Restate word for word the lines beginning with the one that contains "Let r = -2." and ending at the bottom of the records below, both included.

↓↓↓

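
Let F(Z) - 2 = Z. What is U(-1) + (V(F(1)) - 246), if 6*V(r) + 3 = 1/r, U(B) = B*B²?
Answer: -2227/9 ≈ -247.44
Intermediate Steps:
F(Z) = 2 + Z
U(B) = B³
V(r) = -½ + 1/(6*r)
U(-1) + (V(F(1)) - 246) = (-1)³ + ((1 - 3*(2 + 1))/(6*(2 + 1)) - 246) = -1 + ((⅙)*(1 - 3*3)/3 - 246) = -1 + ((⅙)*(⅓)*(1 - 9) - 246) = -1 + ((⅙)*(⅓)*(-8) - 246) = -1 + (-4/9 - 246) = -1 - 2218/9 = -2227/9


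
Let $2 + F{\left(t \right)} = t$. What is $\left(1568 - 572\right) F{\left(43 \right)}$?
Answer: $40836$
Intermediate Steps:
$F{\left(t \right)} = -2 + t$
$\left(1568 - 572\right) F{\left(43 \right)} = \left(1568 - 572\right) \left(-2 + 43\right) = 996 \cdot 41 = 40836$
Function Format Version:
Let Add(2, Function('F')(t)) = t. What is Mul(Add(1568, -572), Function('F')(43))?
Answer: 40836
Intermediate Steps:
Function('F')(t) = Add(-2, t)
Mul(Add(1568, -572), Function('F')(43)) = Mul(Add(1568, -572), Add(-2, 43)) = Mul(996, 41) = 40836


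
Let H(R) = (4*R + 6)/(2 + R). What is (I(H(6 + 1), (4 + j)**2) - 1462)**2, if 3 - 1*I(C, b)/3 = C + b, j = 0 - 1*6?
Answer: 19616041/9 ≈ 2.1796e+6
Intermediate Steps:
j = -6 (j = 0 - 6 = -6)
H(R) = (6 + 4*R)/(2 + R)
I(C, b) = 9 - 3*C - 3*b (I(C, b) = 9 - 3*(C + b) = 9 + (-3*C - 3*b) = 9 - 3*C - 3*b)
(I(H(6 + 1), (4 + j)**2) - 1462)**2 = ((9 - 6*(3 + 2*(6 + 1))/(2 + (6 + 1)) - 3*(4 - 6)**2) - 1462)**2 = ((9 - 6*(3 + 2*7)/(2 + 7) - 3*(-2)**2) - 1462)**2 = ((9 - 6*(3 + 14)/9 - 3*4) - 1462)**2 = ((9 - 6*17/9 - 12) - 1462)**2 = ((9 - 3*34/9 - 12) - 1462)**2 = ((9 - 34/3 - 12) - 1462)**2 = (-43/3 - 1462)**2 = (-4429/3)**2 = 19616041/9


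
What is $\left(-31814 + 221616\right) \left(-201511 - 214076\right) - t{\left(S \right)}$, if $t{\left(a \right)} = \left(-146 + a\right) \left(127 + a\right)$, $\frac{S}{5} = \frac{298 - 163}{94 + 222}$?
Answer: $- \frac{7876563911169517}{99856} \approx -7.8879 \cdot 10^{10}$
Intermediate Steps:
$S = \frac{675}{316}$ ($S = 5 \frac{298 - 163}{94 + 222} = 5 \cdot \frac{135}{316} = \frac{675}{316} \approx 2.1361$)
$\left(-31814 + 221616\right) \left(-201511 - 214076\right) - t{\left(S \right)} = \left(-31814 + 221616\right) \left(-201511 - 214076\right) - \left(-18542 + \left(\frac{675}{316}\right)^{2} - \frac{12825}{316}\right) = 189802 \left(-415587\right) - \left(-18542 + \frac{455625}{99856} - \frac{12825}{316}\right) = -78879243774 - - \frac{1855127027}{99856} = -78879243774 + \frac{1855127027}{99856} = - \frac{7876563911169517}{99856}$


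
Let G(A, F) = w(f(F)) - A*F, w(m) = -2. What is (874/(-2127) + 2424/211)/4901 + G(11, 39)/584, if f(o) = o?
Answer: -72700346027/98810737896 ≈ -0.73575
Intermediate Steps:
G(A, F) = -2 - A*F
(874/(-2127) + 2424/211)/4901 + G(11, 39)/584 = (874/(-2127) + 2424/211)/4901 + (-2 - 1*11*39)/584 = (874*(-1/2127) + 2424*(1/211))*(1/4901) + (-2 - 429)*(1/584) = (-874/2127 + 2424/211)*(1/4901) - 431*1/584 = (4971434/448797)*(1/4901) - 431/584 = 382418/169196469 - 431/584 = -72700346027/98810737896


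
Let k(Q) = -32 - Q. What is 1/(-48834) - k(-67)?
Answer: -1709191/48834 ≈ -35.000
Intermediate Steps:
1/(-48834) - k(-67) = 1/(-48834) - (-32 - 1*(-67)) = -1/48834 - (-32 + 67) = -1/48834 - 1*35 = -1/48834 - 35 = -1709191/48834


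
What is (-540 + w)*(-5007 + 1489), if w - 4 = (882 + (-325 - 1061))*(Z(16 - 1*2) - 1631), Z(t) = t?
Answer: -2865171776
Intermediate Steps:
w = 814972 (w = 4 + (882 + (-325 - 1061))*((16 - 1*2) - 1631) = 4 + (882 - 1386)*((16 - 2) - 1631) = 4 - 504*(14 - 1631) = 4 - 504*(-1617) = 4 + 814968 = 814972)
(-540 + w)*(-5007 + 1489) = (-540 + 814972)*(-5007 + 1489) = 814432*(-3518) = -2865171776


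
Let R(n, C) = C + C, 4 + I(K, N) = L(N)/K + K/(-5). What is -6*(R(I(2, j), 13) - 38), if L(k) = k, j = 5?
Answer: 72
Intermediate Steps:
I(K, N) = -4 - K/5 + N/K (I(K, N) = -4 + (N/K + K/(-5)) = -4 + (N/K + K*(-1/5)) = -4 + (N/K - K/5) = -4 + (-K/5 + N/K) = -4 - K/5 + N/K)
R(n, C) = 2*C
-6*(R(I(2, j), 13) - 38) = -6*(2*13 - 38) = -6*(26 - 38) = -6*(-12) = 72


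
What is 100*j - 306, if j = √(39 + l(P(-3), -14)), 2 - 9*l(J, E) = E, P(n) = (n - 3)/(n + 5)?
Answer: -306 + 100*√367/3 ≈ 332.57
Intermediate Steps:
P(n) = (-3 + n)/(5 + n)
l(J, E) = 2/9 - E/9
j = √367/3 (j = √(39 + (2/9 - ⅑*(-14))) = √(39 + (2/9 + 14/9)) = √(39 + 16/9) = √(367/9) = √367/3 ≈ 6.3857)
100*j - 306 = 100*(√367/3) - 306 = 100*√367/3 - 306 = -306 + 100*√367/3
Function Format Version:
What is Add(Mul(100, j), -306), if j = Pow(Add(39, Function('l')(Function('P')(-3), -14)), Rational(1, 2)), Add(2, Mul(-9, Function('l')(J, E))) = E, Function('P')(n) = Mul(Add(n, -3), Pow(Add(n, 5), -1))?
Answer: Add(-306, Mul(Rational(100, 3), Pow(367, Rational(1, 2)))) ≈ 332.57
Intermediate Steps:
Function('P')(n) = Mul(Pow(Add(5, n), -1), Add(-3, n)) (Function('P')(n) = Mul(Add(-3, n), Pow(Add(5, n), -1)) = Mul(Pow(Add(5, n), -1), Add(-3, n)))
Function('l')(J, E) = Add(Rational(2, 9), Mul(Rational(-1, 9), E))
j = Mul(Rational(1, 3), Pow(367, Rational(1, 2))) (j = Pow(Add(39, Add(Rational(2, 9), Mul(Rational(-1, 9), -14))), Rational(1, 2)) = Pow(Add(39, Add(Rational(2, 9), Rational(14, 9))), Rational(1, 2)) = Pow(Add(39, Rational(16, 9)), Rational(1, 2)) = Pow(Rational(367, 9), Rational(1, 2)) = Mul(Rational(1, 3), Pow(367, Rational(1, 2))) ≈ 6.3857)
Add(Mul(100, j), -306) = Add(Mul(100, Mul(Rational(1, 3), Pow(367, Rational(1, 2)))), -306) = Add(Mul(Rational(100, 3), Pow(367, Rational(1, 2))), -306) = Add(-306, Mul(Rational(100, 3), Pow(367, Rational(1, 2))))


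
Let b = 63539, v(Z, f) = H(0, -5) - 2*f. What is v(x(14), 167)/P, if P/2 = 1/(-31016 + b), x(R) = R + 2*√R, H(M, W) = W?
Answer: -11025297/2 ≈ -5.5126e+6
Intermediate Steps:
v(Z, f) = -5 - 2*f
P = 2/32523 (P = 2/(-31016 + 63539) = 2/32523 ≈ 6.1495e-5)
v(x(14), 167)/P = (-5 - 2*167)/(2/32523) = (-5 - 334)*(32523/2) = -339*32523/2 = -11025297/2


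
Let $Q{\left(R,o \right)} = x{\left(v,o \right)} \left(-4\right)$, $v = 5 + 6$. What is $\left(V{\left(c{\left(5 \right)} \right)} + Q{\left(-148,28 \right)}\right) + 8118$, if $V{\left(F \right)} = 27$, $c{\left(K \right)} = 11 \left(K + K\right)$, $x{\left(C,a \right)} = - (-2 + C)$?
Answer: $8181$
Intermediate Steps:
$v = 11$
$x{\left(C,a \right)} = 2 - C$
$c{\left(K \right)} = 22 K$ ($c{\left(K \right)} = 11 \cdot 2 K = 22 K$)
$Q{\left(R,o \right)} = 36$ ($Q{\left(R,o \right)} = \left(2 - 11\right) \left(-4\right) = \left(-9\right) \left(-4\right) = 36$)
$\left(V{\left(c{\left(5 \right)} \right)} + Q{\left(-148,28 \right)}\right) + 8118 = \left(27 + 36\right) + 8118 = 63 + 8118 = 8181$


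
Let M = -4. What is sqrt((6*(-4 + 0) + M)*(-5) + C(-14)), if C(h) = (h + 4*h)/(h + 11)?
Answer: 7*sqrt(30)/3 ≈ 12.780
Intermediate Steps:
C(h) = 5*h/(11 + h) (C(h) = (5*h)/(11 + h) = 5*h/(11 + h))
sqrt((6*(-4 + 0) + M)*(-5) + C(-14)) = sqrt((6*(-4 + 0) - 4)*(-5) + 5*(-14)/(11 - 14)) = sqrt((6*(-4) - 4)*(-5) + 5*(-14)/(-3)) = sqrt((-24 - 4)*(-5) + 5*(-14)*(-1/3)) = sqrt(-28*(-5) + 70/3) = sqrt(140 + 70/3) = sqrt(490/3) = 7*sqrt(30)/3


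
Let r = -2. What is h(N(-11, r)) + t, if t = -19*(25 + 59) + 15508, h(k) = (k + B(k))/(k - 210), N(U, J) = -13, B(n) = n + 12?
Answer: 3102390/223 ≈ 13912.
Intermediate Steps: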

↑↑↑

### Task response
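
Let r = -2. What is h(N(-11, r)) + t, if t = -19*(25 + 59) + 15508, h(k) = (k + B(k))/(k - 210), N(U, J) = -13, B(n) = n + 12?
Answer: 3102390/223 ≈ 13912.
Intermediate Steps: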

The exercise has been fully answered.